- **Dataset records**
○ ○ ○ ○

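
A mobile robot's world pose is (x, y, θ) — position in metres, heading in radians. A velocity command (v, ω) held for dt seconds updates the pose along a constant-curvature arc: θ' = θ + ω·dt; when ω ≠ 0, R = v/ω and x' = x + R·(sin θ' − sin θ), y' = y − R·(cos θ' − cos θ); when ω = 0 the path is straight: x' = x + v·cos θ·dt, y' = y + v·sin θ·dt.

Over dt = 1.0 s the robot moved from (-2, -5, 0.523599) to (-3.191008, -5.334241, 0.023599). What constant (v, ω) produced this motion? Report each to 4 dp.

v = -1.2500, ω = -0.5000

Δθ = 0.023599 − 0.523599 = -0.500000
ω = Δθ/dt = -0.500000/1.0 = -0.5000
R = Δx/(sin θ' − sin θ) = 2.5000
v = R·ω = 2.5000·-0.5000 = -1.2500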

○ ○ ○ ○

- **Your assignment**
From the first line through the last, give the data above again exactly.

- **Exercise result**
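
A mobile robot's world pose is (x, y, θ) — position in metres, heading in radians. A velocity command (v, ω) held for dt seconds updates the pose along a constant-curvature arc: θ' = θ + ω·dt; when ω ≠ 0, R = v/ω and x' = x + R·(sin θ' − sin θ), y' = y − R·(cos θ' − cos θ); when ω = 0 the path is straight: x' = x + v·cos θ·dt, y' = y + v·sin θ·dt.

Over dt = 1.0 s the robot moved from (-2, -5, 0.523599) to (-3.191008, -5.334241, 0.023599). What constant (v, ω) produced this motion? Report each to 4 dp.

v = -1.2500, ω = -0.5000

Δθ = 0.023599 − 0.523599 = -0.500000
ω = Δθ/dt = -0.500000/1.0 = -0.5000
R = Δx/(sin θ' − sin θ) = 2.5000
v = R·ω = 2.5000·-0.5000 = -1.2500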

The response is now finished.